_Exercise instructions_. Look below for the lines from the one with "Visibility-graph construction. Obstacles" to the one with "obstacle 4: [(1,21)", and copy exactly those lines, both ends included.

_Information supplied_.
::::
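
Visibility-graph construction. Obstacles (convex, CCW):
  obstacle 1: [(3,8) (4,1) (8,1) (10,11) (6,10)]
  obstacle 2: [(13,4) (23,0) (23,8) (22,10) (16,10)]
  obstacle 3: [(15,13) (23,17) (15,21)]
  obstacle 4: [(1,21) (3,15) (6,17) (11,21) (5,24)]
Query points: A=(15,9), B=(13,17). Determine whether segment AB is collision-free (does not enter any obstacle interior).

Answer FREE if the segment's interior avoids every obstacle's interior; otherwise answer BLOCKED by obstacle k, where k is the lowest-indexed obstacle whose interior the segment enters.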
::::
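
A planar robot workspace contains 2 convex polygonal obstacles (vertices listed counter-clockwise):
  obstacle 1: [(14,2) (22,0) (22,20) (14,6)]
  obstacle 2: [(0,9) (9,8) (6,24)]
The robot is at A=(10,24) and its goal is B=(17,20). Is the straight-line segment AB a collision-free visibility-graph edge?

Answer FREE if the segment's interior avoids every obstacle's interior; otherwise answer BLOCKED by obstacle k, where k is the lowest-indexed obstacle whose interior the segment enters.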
::::
_Final answer_.
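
Visibility-graph construction. Obstacles (convex, CCW):
  obstacle 1: [(3,8) (4,1) (8,1) (10,11) (6,10)]
  obstacle 2: [(13,4) (23,0) (23,8) (22,10) (16,10)]
  obstacle 3: [(15,13) (23,17) (15,21)]
  obstacle 4: [(1,21) (3,15) (6,17) (11,21) (5,24)]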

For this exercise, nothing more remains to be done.